Collected data entries:
——

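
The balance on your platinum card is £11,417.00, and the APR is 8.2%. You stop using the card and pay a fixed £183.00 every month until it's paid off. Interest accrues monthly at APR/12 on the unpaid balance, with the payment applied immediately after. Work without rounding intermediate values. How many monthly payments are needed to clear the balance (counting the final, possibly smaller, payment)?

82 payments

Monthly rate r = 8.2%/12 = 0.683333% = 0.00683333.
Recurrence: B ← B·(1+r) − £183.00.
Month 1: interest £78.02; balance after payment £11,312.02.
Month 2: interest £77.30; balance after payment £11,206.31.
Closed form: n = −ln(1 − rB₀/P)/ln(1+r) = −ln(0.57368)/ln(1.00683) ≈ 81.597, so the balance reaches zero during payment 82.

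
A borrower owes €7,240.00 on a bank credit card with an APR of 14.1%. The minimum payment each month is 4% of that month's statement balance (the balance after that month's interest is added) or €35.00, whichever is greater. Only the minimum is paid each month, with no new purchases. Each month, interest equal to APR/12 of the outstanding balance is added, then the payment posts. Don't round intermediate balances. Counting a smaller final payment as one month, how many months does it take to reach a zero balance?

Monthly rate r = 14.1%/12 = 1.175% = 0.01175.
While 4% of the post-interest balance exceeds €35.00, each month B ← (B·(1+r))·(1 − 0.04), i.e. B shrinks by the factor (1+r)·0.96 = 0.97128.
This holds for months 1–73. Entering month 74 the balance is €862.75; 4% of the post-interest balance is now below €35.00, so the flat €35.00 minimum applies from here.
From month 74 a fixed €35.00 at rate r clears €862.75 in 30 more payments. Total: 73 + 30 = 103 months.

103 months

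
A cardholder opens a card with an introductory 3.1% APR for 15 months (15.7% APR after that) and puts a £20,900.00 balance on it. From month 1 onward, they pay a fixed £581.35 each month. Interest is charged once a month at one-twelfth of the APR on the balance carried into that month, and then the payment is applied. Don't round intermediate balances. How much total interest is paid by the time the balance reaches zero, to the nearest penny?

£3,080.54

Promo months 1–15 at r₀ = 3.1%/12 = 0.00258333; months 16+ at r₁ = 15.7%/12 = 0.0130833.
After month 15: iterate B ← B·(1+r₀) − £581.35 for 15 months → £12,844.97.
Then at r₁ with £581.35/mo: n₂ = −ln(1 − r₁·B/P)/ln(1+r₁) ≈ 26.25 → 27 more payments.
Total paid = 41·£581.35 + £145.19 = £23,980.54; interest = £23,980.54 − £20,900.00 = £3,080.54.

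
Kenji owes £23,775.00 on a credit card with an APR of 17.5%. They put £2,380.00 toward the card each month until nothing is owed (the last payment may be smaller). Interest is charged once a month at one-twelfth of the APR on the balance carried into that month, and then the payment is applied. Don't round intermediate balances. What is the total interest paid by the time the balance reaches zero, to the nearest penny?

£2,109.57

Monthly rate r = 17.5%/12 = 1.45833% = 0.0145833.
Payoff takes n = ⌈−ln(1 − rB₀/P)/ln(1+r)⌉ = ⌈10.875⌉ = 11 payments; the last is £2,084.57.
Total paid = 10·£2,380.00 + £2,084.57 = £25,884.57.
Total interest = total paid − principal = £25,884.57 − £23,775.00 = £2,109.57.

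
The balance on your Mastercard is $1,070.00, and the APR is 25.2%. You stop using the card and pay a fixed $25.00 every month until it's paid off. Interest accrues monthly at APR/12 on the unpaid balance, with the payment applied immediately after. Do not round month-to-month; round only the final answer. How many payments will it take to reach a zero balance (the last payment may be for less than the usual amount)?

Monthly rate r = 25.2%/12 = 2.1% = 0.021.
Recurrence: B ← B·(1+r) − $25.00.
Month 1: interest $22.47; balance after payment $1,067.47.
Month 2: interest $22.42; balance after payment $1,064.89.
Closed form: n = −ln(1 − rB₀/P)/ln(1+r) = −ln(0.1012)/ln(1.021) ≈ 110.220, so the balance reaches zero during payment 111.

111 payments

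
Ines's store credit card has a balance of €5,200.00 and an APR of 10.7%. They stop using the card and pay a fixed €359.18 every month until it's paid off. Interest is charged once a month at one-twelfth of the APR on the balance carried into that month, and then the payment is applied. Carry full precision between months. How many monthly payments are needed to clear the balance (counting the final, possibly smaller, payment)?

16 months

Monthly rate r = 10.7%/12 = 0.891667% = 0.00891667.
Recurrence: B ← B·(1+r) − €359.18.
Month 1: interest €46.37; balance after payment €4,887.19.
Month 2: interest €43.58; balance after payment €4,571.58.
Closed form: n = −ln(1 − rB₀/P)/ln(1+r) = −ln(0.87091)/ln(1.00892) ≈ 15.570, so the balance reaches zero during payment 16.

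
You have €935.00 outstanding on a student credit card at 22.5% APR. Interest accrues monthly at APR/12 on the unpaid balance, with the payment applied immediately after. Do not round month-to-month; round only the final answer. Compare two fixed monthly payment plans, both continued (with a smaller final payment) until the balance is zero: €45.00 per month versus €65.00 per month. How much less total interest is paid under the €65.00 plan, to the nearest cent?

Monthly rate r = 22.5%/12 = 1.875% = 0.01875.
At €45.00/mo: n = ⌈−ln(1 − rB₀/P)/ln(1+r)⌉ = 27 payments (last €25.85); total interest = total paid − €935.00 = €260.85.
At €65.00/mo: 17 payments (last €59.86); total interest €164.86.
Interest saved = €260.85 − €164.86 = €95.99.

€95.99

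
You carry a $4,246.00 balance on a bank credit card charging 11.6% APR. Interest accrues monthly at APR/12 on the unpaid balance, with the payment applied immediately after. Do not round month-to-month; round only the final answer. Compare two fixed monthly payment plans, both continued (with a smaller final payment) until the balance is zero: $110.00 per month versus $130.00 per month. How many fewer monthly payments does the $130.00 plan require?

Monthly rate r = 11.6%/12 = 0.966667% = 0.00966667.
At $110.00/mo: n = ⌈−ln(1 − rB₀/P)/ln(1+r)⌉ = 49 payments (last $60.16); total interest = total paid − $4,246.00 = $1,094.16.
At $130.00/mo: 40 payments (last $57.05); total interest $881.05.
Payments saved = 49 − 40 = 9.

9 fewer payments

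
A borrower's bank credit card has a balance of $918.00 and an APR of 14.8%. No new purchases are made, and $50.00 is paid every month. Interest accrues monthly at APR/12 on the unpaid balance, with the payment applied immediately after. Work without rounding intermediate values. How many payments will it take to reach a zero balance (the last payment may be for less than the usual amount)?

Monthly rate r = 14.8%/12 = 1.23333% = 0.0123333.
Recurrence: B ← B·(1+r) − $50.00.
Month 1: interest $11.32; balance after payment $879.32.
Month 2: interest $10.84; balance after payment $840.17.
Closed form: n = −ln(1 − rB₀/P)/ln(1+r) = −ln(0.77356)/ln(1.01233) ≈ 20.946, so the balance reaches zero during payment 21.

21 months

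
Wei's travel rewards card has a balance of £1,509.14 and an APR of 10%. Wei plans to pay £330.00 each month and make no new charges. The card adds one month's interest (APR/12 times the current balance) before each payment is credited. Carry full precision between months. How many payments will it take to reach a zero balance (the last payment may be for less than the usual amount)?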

——

• Your goal
Every entry must appear in the answer exactly as written.

• Solution to this task
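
The balance on your platinum card is £11,417.00, and the APR is 8.2%. You stop using the card and pay a fixed £183.00 every month until it's paid off. Interest accrues monthly at APR/12 on the unpaid balance, with the payment applied immediately after. Work without rounding intermediate values. How many monthly payments are needed to clear the balance (counting the final, possibly smaller, payment)?

82 payments

Monthly rate r = 8.2%/12 = 0.683333% = 0.00683333.
Recurrence: B ← B·(1+r) − £183.00.
Month 1: interest £78.02; balance after payment £11,312.02.
Month 2: interest £77.30; balance after payment £11,206.31.
Closed form: n = −ln(1 − rB₀/P)/ln(1+r) = −ln(0.57368)/ln(1.00683) ≈ 81.597, so the balance reaches zero during payment 82.

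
A borrower owes €7,240.00 on a bank credit card with an APR of 14.1%. The minimum payment each month is 4% of that month's statement balance (the balance after that month's interest is added) or €35.00, whichever is greater. Only the minimum is paid each month, with no new purchases. Each month, interest equal to APR/12 of the outstanding balance is added, then the payment posts. Don't round intermediate balances. Counting a smaller final payment as one month, how many months does it take to reach a zero balance?

Monthly rate r = 14.1%/12 = 1.175% = 0.01175.
While 4% of the post-interest balance exceeds €35.00, each month B ← (B·(1+r))·(1 − 0.04), i.e. B shrinks by the factor (1+r)·0.96 = 0.97128.
This holds for months 1–73. Entering month 74 the balance is €862.75; 4% of the post-interest balance is now below €35.00, so the flat €35.00 minimum applies from here.
From month 74 a fixed €35.00 at rate r clears €862.75 in 30 more payments. Total: 73 + 30 = 103 months.

103 months

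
A cardholder opens a card with an introductory 3.1% APR for 15 months (15.7% APR after that) and puts a £20,900.00 balance on it. From month 1 onward, they pay a fixed £581.35 each month. Interest is charged once a month at one-twelfth of the APR on the balance carried into that month, and then the payment is applied. Don't round intermediate balances. How much total interest is paid by the time the balance reaches zero, to the nearest penny?

£3,080.54

Promo months 1–15 at r₀ = 3.1%/12 = 0.00258333; months 16+ at r₁ = 15.7%/12 = 0.0130833.
After month 15: iterate B ← B·(1+r₀) − £581.35 for 15 months → £12,844.97.
Then at r₁ with £581.35/mo: n₂ = −ln(1 − r₁·B/P)/ln(1+r₁) ≈ 26.25 → 27 more payments.
Total paid = 41·£581.35 + £145.19 = £23,980.54; interest = £23,980.54 − £20,900.00 = £3,080.54.

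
Kenji owes £23,775.00 on a credit card with an APR of 17.5%. They put £2,380.00 toward the card each month until nothing is owed (the last payment may be smaller). Interest is charged once a month at one-twelfth of the APR on the balance carried into that month, and then the payment is applied. Don't round intermediate balances. What is the total interest paid by the time the balance reaches zero, to the nearest penny?

£2,109.57

Monthly rate r = 17.5%/12 = 1.45833% = 0.0145833.
Payoff takes n = ⌈−ln(1 − rB₀/P)/ln(1+r)⌉ = ⌈10.875⌉ = 11 payments; the last is £2,084.57.
Total paid = 10·£2,380.00 + £2,084.57 = £25,884.57.
Total interest = total paid − principal = £25,884.57 − £23,775.00 = £2,109.57.

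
The balance on your Mastercard is $1,070.00, and the APR is 25.2%. You stop using the card and pay a fixed $25.00 every month until it's paid off. Interest accrues monthly at APR/12 on the unpaid balance, with the payment applied immediately after. Do not round month-to-month; round only the final answer. How many payments will it take to reach a zero balance (the last payment may be for less than the usual amount)?

Monthly rate r = 25.2%/12 = 2.1% = 0.021.
Recurrence: B ← B·(1+r) − $25.00.
Month 1: interest $22.47; balance after payment $1,067.47.
Month 2: interest $22.42; balance after payment $1,064.89.
Closed form: n = −ln(1 − rB₀/P)/ln(1+r) = −ln(0.1012)/ln(1.021) ≈ 110.220, so the balance reaches zero during payment 111.

111 payments

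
Ines's store credit card has a balance of €5,200.00 and an APR of 10.7%. They stop using the card and pay a fixed €359.18 every month until it's paid off. Interest is charged once a month at one-twelfth of the APR on the balance carried into that month, and then the payment is applied. Carry full precision between months. How many monthly payments are needed to clear the balance (counting the final, possibly smaller, payment)?

16 months

Monthly rate r = 10.7%/12 = 0.891667% = 0.00891667.
Recurrence: B ← B·(1+r) − €359.18.
Month 1: interest €46.37; balance after payment €4,887.19.
Month 2: interest €43.58; balance after payment €4,571.58.
Closed form: n = −ln(1 − rB₀/P)/ln(1+r) = −ln(0.87091)/ln(1.00892) ≈ 15.570, so the balance reaches zero during payment 16.

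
You have €935.00 outstanding on a student credit card at 22.5% APR. Interest accrues monthly at APR/12 on the unpaid balance, with the payment applied immediately after. Do not round month-to-month; round only the final answer. Compare two fixed monthly payment plans, both continued (with a smaller final payment) until the balance is zero: €45.00 per month versus €65.00 per month. How much less total interest is paid under the €65.00 plan, to the nearest cent?

Monthly rate r = 22.5%/12 = 1.875% = 0.01875.
At €45.00/mo: n = ⌈−ln(1 − rB₀/P)/ln(1+r)⌉ = 27 payments (last €25.85); total interest = total paid − €935.00 = €260.85.
At €65.00/mo: 17 payments (last €59.86); total interest €164.86.
Interest saved = €260.85 − €164.86 = €95.99.

€95.99

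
You carry a $4,246.00 balance on a bank credit card charging 11.6% APR. Interest accrues monthly at APR/12 on the unpaid balance, with the payment applied immediately after. Do not round month-to-month; round only the final answer. Compare two fixed monthly payment plans, both continued (with a smaller final payment) until the balance is zero: $110.00 per month versus $130.00 per month. How many fewer monthly payments does the $130.00 plan require?

Monthly rate r = 11.6%/12 = 0.966667% = 0.00966667.
At $110.00/mo: n = ⌈−ln(1 − rB₀/P)/ln(1+r)⌉ = 49 payments (last $60.16); total interest = total paid − $4,246.00 = $1,094.16.
At $130.00/mo: 40 payments (last $57.05); total interest $881.05.
Payments saved = 49 − 40 = 9.

9 fewer payments

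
A borrower's bank credit card has a balance of $918.00 and an APR of 14.8%. No new purchases are made, and $50.00 is paid every month. Interest accrues monthly at APR/12 on the unpaid balance, with the payment applied immediately after. Work without rounding intermediate values. How many payments will it take to reach a zero balance (the last payment may be for less than the usual amount)?

Monthly rate r = 14.8%/12 = 1.23333% = 0.0123333.
Recurrence: B ← B·(1+r) − $50.00.
Month 1: interest $11.32; balance after payment $879.32.
Month 2: interest $10.84; balance after payment $840.17.
Closed form: n = −ln(1 − rB₀/P)/ln(1+r) = −ln(0.77356)/ln(1.01233) ≈ 20.946, so the balance reaches zero during payment 21.

21 months

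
Wei's travel rewards card has a balance of £1,509.14 and an APR of 10%. Wei plans to pay £330.00 each month and make no new charges. The card adds one month's interest (APR/12 times the current balance) before each payment is credited. Carry full precision between months. How many payments will it take to reach a zero balance (the last payment may be for less than the usual amount)?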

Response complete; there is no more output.